**What is required:**
Among the entries below, find each line with "live" and show it.

**Stored data:**
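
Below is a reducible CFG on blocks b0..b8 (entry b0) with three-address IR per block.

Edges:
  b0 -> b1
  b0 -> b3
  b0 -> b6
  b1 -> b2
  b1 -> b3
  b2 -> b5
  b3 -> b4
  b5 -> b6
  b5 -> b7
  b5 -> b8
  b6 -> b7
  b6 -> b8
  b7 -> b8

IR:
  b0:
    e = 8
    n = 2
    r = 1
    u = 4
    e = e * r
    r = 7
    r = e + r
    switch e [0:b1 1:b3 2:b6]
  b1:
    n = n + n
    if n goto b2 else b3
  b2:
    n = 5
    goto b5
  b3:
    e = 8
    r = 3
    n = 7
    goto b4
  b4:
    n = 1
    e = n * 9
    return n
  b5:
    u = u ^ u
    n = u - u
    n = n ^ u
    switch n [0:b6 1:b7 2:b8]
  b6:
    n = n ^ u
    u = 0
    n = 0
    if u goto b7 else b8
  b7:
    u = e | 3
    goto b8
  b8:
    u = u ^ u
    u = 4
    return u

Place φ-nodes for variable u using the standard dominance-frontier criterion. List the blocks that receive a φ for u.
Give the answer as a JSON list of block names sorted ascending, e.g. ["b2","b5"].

idom tree: b1←b0 b2←b1 b3←b0 b4←b3 b5←b2 b6←b0 b7←b0 b8←b0
Dom∩ at merges:
  b3: preds {b0,b1}: {b0} ∩ {b0,b1} = {b0}; idom=b0
  b6: preds {b0,b5}: {b0} ∩ {b0,b1,b2,b5} = {b0}; idom=b0
  b7: preds {b5,b6}: {b0,b1,b2,b5} ∩ {b0,b6} = {b0}; idom=b0
  b8: preds {b5,b6,b7}: {b0,b1,b2,b5} ∩ {b0,b6} ∩ {b0,b7} = {b0}; idom=b0

Frontier:
  b3←b0: walk · to b0
  b3←b1: walk b1 to b0
  b6←b0: walk · to b0
  b6←b5: walk b5→b2→b1 to b0
  b7←b5: walk b5→b2→b1 to b0
  b7←b6: walk b6 to b0
  b8←b5: walk b5→b2→b1 to b0
  b8←b6: walk b6 to b0
  b8←b7: walk b7 to b0
  DF(b0)=∅
  DF(b1)={b3,b6,b7,b8}
  DF(b2)={b6,b7,b8}
  DF(b3)=∅
  DF(b4)=∅
  DF(b5)={b6,b7,b8}
  DF(b6)={b7,b8}
  DF(b7)={b8}
  DF(b8)=∅

φ for u: defs {b0,b5,b6,b7,b8}
  DF⁺ = {b6,b7,b8}

Answer: ["b6", "b7", "b8"]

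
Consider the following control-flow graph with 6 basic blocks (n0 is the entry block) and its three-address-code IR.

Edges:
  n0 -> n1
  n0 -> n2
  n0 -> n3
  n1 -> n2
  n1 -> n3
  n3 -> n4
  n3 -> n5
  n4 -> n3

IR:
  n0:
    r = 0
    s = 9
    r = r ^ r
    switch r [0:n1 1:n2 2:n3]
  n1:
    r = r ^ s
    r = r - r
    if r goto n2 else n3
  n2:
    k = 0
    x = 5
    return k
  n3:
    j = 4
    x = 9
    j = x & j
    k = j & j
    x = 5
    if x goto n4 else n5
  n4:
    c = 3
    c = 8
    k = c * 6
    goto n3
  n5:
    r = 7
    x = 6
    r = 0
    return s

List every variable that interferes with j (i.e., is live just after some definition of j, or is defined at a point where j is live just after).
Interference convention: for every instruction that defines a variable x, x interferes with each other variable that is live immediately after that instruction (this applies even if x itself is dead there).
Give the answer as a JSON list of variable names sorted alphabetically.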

**Response:**
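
List every variable that interferes with j (i.e., is live just after some definition of j, or is defined at a point where j is live just after).
Interference convention: for every instruction that defines a variable x, x interferes with each other variable that is live immediately after that instruction (this applies even if x itself is dead there).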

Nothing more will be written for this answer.